## Exercise brief
Write out, word for word, only the lines from the one containing "A spherical reactor" through the final line of the data.

Collected data:
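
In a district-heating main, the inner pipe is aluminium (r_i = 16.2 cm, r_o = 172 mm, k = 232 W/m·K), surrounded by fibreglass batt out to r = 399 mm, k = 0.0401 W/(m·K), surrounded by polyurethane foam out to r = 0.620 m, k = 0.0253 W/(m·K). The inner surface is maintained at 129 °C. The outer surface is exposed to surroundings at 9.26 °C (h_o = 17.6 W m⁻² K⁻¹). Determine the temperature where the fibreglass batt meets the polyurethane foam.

T = 63.7 °C

Series thermal resistances, inner to outer:
  R'_aluminium = ln(0.172/0.162)/(2πk) = 0.05990/(2π·232) = 4.109×10^-5 m·K/W
  R'_fibreglass batt = ln(0.399/0.172)/(2πk) = 0.8415/(2π·0.0401) = 3.340 m·K/W
  R'_polyurethane foam = ln(0.620/0.399)/(2πk) = 0.4408/(2π·0.0253) = 2.773 m·K/W
  R'_conv,out = 1/(2πr h) = 1/(2π·0.620·17.6) = 0.01459 m·K/W
ΣR = 4.109×10^-5 + 3.340 + 2.773 + 0.01459 = 6.128 m·K/W
Q' = ΔT/ΣR = (129 °C − 9.26 °C)/6.128 = 19.54 W/m
From the inner boundary to the fibreglass batt/polyurethane foam interface, ΣR_partial = 3.340 m·K/W.
T_interface = T_in − Q'·ΣR_partial = 129 °C − (19.54)(3.340) = 63.7 °C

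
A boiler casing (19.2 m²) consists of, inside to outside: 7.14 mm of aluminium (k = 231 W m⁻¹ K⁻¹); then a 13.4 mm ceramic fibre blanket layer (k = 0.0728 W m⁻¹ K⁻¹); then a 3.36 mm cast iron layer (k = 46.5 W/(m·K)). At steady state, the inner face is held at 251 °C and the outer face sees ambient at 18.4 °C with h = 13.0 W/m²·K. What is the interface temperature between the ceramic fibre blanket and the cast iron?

Series thermal resistances, inner to outer:
  R_aluminium = L/(kA) = 0.00714/(231·19.2) = 1.610×10^-6 K/W
  R_ceramic fibre blanket = L/(kA) = 0.0134/(0.0728·19.2) = 0.009587 K/W
  R_cast iron = L/(kA) = 0.00336/(46.5·19.2) = 3.763×10^-6 K/W
  R_conv,out = 1/(hA) = 1/(13.0·19.2) = 0.004006 K/W
ΣR = 1.610×10^-6 + 0.009587 + 3.763×10^-6 + 0.004006 = 0.01360 K/W
Q = ΔT/ΣR = (251 °C − 18.4 °C)/0.01360 = 17100 W
From the inner boundary to the ceramic fibre blanket/cast iron interface, ΣR_partial = 0.009589 K/W.
T_interface = T_in − Q·ΣR_partial = 251 °C − (17100)(0.009589) = 87.0 °C

T = 87.0 °C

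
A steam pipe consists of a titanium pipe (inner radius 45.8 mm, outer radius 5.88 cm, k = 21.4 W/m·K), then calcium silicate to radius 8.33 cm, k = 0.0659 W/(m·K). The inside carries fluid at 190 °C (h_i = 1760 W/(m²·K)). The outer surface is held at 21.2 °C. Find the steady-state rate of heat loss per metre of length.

Series thermal resistances, inner to outer:
  R'_conv,in = 1/(2πr h) = 1/(2π·0.0458·1760) = 0.001974 m·K/W
  R'_titanium = ln(0.0588/0.0458)/(2πk) = 0.2499/(2π·21.4) = 0.001858 m·K/W
  R'_calcium silicate = ln(0.0833/0.0588)/(2πk) = 0.3483/(2π·0.0659) = 0.8412 m·K/W
ΣR = 0.001974 + 0.001858 + 0.8412 = 0.8450 m·K/W
Q' = ΔT/ΣR = (190 °C − 21.2 °C)/0.8450 = 200 W/m

Q' = 200 W/m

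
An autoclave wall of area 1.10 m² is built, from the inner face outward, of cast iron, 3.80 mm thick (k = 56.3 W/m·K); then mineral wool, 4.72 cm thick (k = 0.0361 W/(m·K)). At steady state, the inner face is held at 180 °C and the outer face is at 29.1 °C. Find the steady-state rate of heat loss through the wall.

Q = 127 W

Resistance network (inner→outer):
  R_cast iron = L/(kA) = 0.00380/(56.3·1.10) = 6.136×10^-5 K/W
  R_mineral wool = L/(kA) = 0.0472/(0.0361·1.10) = 1.189 K/W
ΣR = 6.136×10^-5 + 1.189 = 1.189 K/W
Q = ΔT/ΣR = (180 °C − 29.1 °C)/1.189 = 127 W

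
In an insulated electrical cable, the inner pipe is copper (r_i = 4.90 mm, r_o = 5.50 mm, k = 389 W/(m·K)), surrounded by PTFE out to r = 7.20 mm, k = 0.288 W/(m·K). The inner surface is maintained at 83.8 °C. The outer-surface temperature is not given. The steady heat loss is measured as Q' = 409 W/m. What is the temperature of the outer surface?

T_out = 22.9 °C

Sum the resistances:
  R'_copper = ln(0.00550/0.00490)/(2πk) = 0.1155/(2π·389) = 4.726×10^-5 m·K/W
  R'_PTFE = ln(0.00720/0.00550)/(2πk) = 0.2693/(2π·0.288) = 0.1488 m·K/W
ΣR = 0.1489 m·K/W
ΔT = Q'·ΣR = 409 × 0.1489 = 60.90 K
Heat flows outward, so T_out = T_in − ΔT = 83.8 − 60.90 = 22.9 °C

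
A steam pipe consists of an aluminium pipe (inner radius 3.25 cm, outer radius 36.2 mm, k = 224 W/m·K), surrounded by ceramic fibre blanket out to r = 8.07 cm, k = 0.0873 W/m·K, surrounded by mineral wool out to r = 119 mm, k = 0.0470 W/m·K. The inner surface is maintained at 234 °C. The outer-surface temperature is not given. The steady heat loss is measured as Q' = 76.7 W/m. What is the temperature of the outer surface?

T_out = 21.0 °C

Sum the resistances:
  R'_aluminium = ln(0.0362/0.0325)/(2πk) = 0.1078/(2π·224) = 7.661×10^-5 m·K/W
  R'_ceramic fibre blanket = ln(0.0807/0.0362)/(2πk) = 0.8017/(2π·0.0873) = 1.462 m·K/W
  R'_mineral wool = ln(0.119/0.0807)/(2πk) = 0.3884/(2π·0.0470) = 1.315 m·K/W
ΣR = 2.777 m·K/W
ΔT = Q'·ΣR = 76.7 × 2.777 = 213.0 K
Heat flows outward, so T_out = T_in − ΔT = 234 − 213.0 = 21.0 °C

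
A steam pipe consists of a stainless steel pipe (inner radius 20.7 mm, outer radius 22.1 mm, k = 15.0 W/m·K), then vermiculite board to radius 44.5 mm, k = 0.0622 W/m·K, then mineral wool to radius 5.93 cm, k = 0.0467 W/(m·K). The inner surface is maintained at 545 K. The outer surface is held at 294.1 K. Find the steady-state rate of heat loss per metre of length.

Resistance network (inner→outer):
  R'_stainless steel = ln(0.0221/0.0207)/(2πk) = 0.06544/(2π·15.0) = 6.944×10^-4 m·K/W
  R'_vermiculite board = ln(0.0445/0.0221)/(2πk) = 0.6999/(2π·0.0622) = 1.791 m·K/W
  R'_mineral wool = ln(0.0593/0.0445)/(2πk) = 0.2871/(2π·0.0467) = 0.9785 m·K/W
ΣR = 6.944×10^-4 + 1.791 + 0.9785 = 2.770 m·K/W
Q' = ΔT/ΣR = (545 K − 294.1 K)/2.770 = 90.6 W/m

Q' = 90.6 W/m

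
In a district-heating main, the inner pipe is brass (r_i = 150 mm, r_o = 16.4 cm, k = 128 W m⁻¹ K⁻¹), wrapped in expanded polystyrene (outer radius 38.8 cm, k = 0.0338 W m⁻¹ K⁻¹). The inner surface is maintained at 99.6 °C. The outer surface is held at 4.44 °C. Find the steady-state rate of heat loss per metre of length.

Treat each layer as a resistance in series:
  R'_brass = ln(0.164/0.150)/(2πk) = 0.08923/(2π·128) = 1.109×10^-4 m·K/W
  R'_expanded polystyrene = ln(0.388/0.164)/(2πk) = 0.8611/(2π·0.0338) = 4.055 m·K/W
ΣR = 1.109×10^-4 + 4.055 = 4.055 m·K/W
Q' = ΔT/ΣR = (99.6 °C − 4.44 °C)/4.055 = 23.5 W/m

Q' = 23.5 W/m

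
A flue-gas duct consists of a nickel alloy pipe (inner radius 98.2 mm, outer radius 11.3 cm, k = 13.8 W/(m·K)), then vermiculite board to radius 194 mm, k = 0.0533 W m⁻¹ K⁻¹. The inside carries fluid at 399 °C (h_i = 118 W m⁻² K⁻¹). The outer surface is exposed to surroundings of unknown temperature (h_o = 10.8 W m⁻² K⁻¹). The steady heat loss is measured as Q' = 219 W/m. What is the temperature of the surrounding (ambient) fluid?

Sum the resistances:
  R'_conv,in = 1/(2πr h) = 1/(2π·0.0982·118) = 0.01373 m·K/W
  R'_nickel alloy = ln(0.113/0.0982)/(2πk) = 0.1404/(2π·13.8) = 0.001619 m·K/W
  R'_vermiculite board = ln(0.194/0.113)/(2πk) = 0.5405/(2π·0.0533) = 1.614 m·K/W
  R'_conv,out = 1/(2πr h) = 1/(2π·0.194·10.8) = 0.07596 m·K/W
ΣR = 1.705 m·K/W
ΔT = Q'·ΣR = 219 × 1.705 = 373.4 K
Heat flows outward, so T_out = T_in − ΔT = 399 − 373.4 = 25.6 °C

T_out = 25.6 °C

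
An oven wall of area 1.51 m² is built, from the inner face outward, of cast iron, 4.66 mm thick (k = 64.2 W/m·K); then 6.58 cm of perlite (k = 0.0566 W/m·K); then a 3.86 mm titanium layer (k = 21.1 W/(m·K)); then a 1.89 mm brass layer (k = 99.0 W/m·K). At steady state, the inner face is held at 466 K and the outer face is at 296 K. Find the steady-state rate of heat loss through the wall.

Q = 221 W

Series thermal resistances, inner to outer:
  R_cast iron = L/(kA) = 0.00466/(64.2·1.51) = 4.807×10^-5 K/W
  R_perlite = L/(kA) = 0.0658/(0.0566·1.51) = 0.7699 K/W
  R_titanium = L/(kA) = 0.00386/(21.1·1.51) = 1.212×10^-4 K/W
  R_brass = L/(kA) = 0.00189/(99.0·1.51) = 1.264×10^-5 K/W
ΣR = 4.807×10^-5 + 0.7699 + 1.212×10^-4 + 1.264×10^-5 = 0.7701 K/W
Q = ΔT/ΣR = (466 K − 296 K)/0.7701 = 221 W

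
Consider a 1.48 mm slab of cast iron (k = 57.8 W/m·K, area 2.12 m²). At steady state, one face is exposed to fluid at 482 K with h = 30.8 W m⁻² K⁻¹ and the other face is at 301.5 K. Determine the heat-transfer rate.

Q = 11.8 kW

Resistance network (inner→outer):
  R_conv,in = 1/(hA) = 1/(30.8·2.12) = 0.01531 K/W
  R_cast iron = L/(kA) = 0.00148/(57.8·2.12) = 1.208×10^-5 K/W
ΣR = 0.01531 + 1.208×10^-5 = 0.01532 K/W
Q = ΔT/ΣR = (482 K − 301.5 K)/0.01532 = 11800 W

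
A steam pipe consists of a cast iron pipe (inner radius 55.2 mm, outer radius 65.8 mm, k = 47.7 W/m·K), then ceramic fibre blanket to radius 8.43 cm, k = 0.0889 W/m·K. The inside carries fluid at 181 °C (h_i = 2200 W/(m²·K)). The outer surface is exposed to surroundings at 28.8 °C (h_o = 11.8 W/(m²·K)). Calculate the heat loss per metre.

Resistance network (inner→outer):
  R'_conv,in = 1/(2πr h) = 1/(2π·0.0552·2200) = 0.001311 m·K/W
  R'_cast iron = ln(0.0658/0.0552)/(2πk) = 0.1757/(2π·47.7) = 5.861×10^-4 m·K/W
  R'_ceramic fibre blanket = ln(0.0843/0.0658)/(2πk) = 0.2478/(2π·0.0889) = 0.4436 m·K/W
  R'_conv,out = 1/(2πr h) = 1/(2π·0.0843·11.8) = 0.1600 m·K/W
ΣR = 0.001311 + 5.861×10^-4 + 0.4436 + 0.1600 = 0.6055 m·K/W
Q' = ΔT/ΣR = (181 °C − 28.8 °C)/0.6055 = 251 W/m

Q' = 251 W/m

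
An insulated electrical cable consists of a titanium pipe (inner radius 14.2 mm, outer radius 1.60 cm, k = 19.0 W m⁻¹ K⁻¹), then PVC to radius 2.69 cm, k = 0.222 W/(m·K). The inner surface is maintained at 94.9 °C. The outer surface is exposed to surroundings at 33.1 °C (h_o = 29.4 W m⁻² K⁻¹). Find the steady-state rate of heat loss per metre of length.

Treat each layer as a resistance in series:
  R'_titanium = ln(0.0160/0.0142)/(2πk) = 0.1193/(2π·19.0) = 9.997×10^-4 m·K/W
  R'_PVC = ln(0.0269/0.0160)/(2πk) = 0.5195/(2π·0.222) = 0.3725 m·K/W
  R'_conv,out = 1/(2πr h) = 1/(2π·0.0269·29.4) = 0.2012 m·K/W
ΣR = 9.997×10^-4 + 0.3725 + 0.2012 = 0.5747 m·K/W
Q' = ΔT/ΣR = (94.9 °C − 33.1 °C)/0.5747 = 108 W/m

Q' = 108 W/m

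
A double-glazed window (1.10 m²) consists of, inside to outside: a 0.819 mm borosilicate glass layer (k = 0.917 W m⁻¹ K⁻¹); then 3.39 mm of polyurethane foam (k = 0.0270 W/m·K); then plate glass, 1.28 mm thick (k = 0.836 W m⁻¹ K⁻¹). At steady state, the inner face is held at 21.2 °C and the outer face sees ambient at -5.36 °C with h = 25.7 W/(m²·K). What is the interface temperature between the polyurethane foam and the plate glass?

Resistance network (inner→outer):
  R_borosilicate glass = L/(kA) = 8.19×10^-4/(0.917·1.10) = 8.119×10^-4 K/W
  R_polyurethane foam = L/(kA) = 0.00339/(0.0270·1.10) = 0.1141 K/W
  R_plate glass = L/(kA) = 0.00128/(0.836·1.10) = 0.001392 K/W
  R_conv,out = 1/(hA) = 1/(25.7·1.10) = 0.03537 K/W
ΣR = 8.119×10^-4 + 0.1141 + 0.001392 + 0.03537 = 0.1517 K/W
Q = ΔT/ΣR = (21.2 °C − -5.36 °C)/0.1517 = 175.1 W
From the inner boundary to the polyurethane foam/plate glass interface, ΣR_partial = 0.1149 K/W.
T_interface = T_in − Q·ΣR_partial = 21.2 °C − (175.1)(0.1149) = 1.08 °C

T = 1.08 °C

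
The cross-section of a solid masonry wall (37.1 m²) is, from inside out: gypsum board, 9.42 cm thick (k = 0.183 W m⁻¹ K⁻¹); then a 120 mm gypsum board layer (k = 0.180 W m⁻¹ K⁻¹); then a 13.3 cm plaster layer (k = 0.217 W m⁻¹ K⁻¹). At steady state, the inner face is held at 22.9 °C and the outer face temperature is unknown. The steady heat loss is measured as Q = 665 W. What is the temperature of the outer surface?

T_out = -9.26 °C

Sum the resistances:
  R_gypsum board = L/(kA) = 0.0942/(0.183·37.1) = 0.01387 K/W
  R_gypsum board = L/(kA) = 0.120/(0.180·37.1) = 0.01797 K/W
  R_plaster = L/(kA) = 0.133/(0.217·37.1) = 0.01652 K/W
ΣR = 0.04836 K/W
ΔT = Q·ΣR = 665 × 0.04836 = 32.16 K
Heat flows outward, so T_out = T_in − ΔT = 22.9 − 32.16 = -9.26 °C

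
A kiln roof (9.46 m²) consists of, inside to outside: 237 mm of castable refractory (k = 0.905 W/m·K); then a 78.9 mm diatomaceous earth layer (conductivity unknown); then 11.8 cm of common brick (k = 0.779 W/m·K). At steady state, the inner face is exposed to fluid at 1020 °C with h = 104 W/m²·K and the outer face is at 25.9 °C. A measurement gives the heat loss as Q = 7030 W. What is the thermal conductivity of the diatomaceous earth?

ΣR = ΔT/Q = |1020 − 25.9|/7030 = 0.1414 K/W
Known resistances:
  R_conv,in = 1/(hA) = 1/(104·9.46) = 0.001016 K/W
  R_castable refractory = L/(kA) = 0.237/(0.905·9.46) = 0.02768 K/W
  R_common brick = L/(kA) = 0.118/(0.779·9.46) = 0.01601 K/W
R_diatomaceous earth = ΣR − ΣR_known = 0.1414 − 0.04471 = 0.09669 K/W
L/(kA) = 0.09669 ⇒ k = 0.0789/(0.09669·9.46) = 0.0863 W/m·K

k = 0.0863 W/m·K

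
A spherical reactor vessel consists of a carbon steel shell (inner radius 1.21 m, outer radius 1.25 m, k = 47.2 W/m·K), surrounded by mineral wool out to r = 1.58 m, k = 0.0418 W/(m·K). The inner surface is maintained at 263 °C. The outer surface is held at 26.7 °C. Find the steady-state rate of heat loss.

Q = 743 W

Resistance network (inner→outer):
  R_carbon steel = (1/1.21 − 1/1.25)/(4πk) = 0.02645/(4π·47.2) = 4.459×10^-5 K/W
  R_mineral wool = (1/1.25 − 1/1.58)/(4πk) = 0.1671/(4π·0.0418) = 0.3181 K/W
ΣR = 4.459×10^-5 + 0.3181 = 0.3181 K/W
Q = ΔT/ΣR = (263 °C − 26.7 °C)/0.3181 = 743 W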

## Expected output
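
A spherical reactor vessel consists of a carbon steel shell (inner radius 1.21 m, outer radius 1.25 m, k = 47.2 W/m·K), surrounded by mineral wool out to r = 1.58 m, k = 0.0418 W/(m·K). The inner surface is maintained at 263 °C. The outer surface is held at 26.7 °C. Find the steady-state rate of heat loss.

Q = 743 W

Resistance network (inner→outer):
  R_carbon steel = (1/1.21 − 1/1.25)/(4πk) = 0.02645/(4π·47.2) = 4.459×10^-5 K/W
  R_mineral wool = (1/1.25 − 1/1.58)/(4πk) = 0.1671/(4π·0.0418) = 0.3181 K/W
ΣR = 4.459×10^-5 + 0.3181 = 0.3181 K/W
Q = ΔT/ΣR = (263 °C − 26.7 °C)/0.3181 = 743 W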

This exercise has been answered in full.